Using the records below, quote only the span that opens with the line containing "The balance-of-payments accounts" and closes with the line containing "- Royalties and licence fees received", exactly and inclusively.

RECORDS FOR THIS TASK —
***

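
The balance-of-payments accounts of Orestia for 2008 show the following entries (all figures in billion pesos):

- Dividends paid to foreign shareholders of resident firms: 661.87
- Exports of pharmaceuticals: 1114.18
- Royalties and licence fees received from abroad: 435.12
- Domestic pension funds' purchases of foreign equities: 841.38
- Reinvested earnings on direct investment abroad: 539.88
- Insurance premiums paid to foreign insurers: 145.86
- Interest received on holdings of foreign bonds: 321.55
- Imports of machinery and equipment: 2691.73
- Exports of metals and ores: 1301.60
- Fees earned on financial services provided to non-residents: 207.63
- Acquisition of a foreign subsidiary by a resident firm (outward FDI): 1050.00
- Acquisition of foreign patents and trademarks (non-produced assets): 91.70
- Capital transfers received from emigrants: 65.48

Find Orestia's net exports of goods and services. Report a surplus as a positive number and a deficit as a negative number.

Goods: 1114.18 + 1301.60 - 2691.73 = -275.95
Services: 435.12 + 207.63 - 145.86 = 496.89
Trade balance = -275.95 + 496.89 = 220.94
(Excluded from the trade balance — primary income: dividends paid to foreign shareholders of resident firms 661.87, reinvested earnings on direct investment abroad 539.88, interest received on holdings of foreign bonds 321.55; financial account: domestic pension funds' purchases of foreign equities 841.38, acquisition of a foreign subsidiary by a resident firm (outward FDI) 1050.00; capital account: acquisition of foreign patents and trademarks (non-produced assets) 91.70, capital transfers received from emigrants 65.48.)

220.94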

***

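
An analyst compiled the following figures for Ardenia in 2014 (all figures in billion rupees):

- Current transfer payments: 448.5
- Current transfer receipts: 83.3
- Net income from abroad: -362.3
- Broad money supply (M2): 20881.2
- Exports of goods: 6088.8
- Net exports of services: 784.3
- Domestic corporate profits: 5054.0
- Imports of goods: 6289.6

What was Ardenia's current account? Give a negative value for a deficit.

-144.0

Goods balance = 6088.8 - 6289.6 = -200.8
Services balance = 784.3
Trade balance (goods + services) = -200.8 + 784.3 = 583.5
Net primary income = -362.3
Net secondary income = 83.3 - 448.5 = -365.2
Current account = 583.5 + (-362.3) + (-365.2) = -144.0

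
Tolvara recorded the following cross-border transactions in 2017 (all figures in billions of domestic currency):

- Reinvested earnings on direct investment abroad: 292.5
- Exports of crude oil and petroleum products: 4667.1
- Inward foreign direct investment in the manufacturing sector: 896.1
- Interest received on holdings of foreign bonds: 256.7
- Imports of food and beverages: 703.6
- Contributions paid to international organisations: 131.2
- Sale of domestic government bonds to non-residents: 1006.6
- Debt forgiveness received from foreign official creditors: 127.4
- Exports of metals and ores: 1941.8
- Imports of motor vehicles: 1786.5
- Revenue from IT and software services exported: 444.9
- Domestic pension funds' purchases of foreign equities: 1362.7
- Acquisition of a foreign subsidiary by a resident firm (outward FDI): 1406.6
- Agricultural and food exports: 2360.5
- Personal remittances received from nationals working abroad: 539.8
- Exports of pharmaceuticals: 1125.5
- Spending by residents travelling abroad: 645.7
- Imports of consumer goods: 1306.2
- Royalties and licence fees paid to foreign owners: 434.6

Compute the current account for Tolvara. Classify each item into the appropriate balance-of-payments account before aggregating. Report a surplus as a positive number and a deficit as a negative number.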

***

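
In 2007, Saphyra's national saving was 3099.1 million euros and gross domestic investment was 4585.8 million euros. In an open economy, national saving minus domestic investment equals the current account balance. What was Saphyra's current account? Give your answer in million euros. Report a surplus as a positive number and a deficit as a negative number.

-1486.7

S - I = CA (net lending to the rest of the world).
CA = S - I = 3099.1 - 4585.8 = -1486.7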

***

SOLUTION FOR THIS EXERCISE —
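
The balance-of-payments accounts of Orestia for 2008 show the following entries (all figures in billion pesos):

- Dividends paid to foreign shareholders of resident firms: 661.87
- Exports of pharmaceuticals: 1114.18
- Royalties and licence fees received from abroad: 435.12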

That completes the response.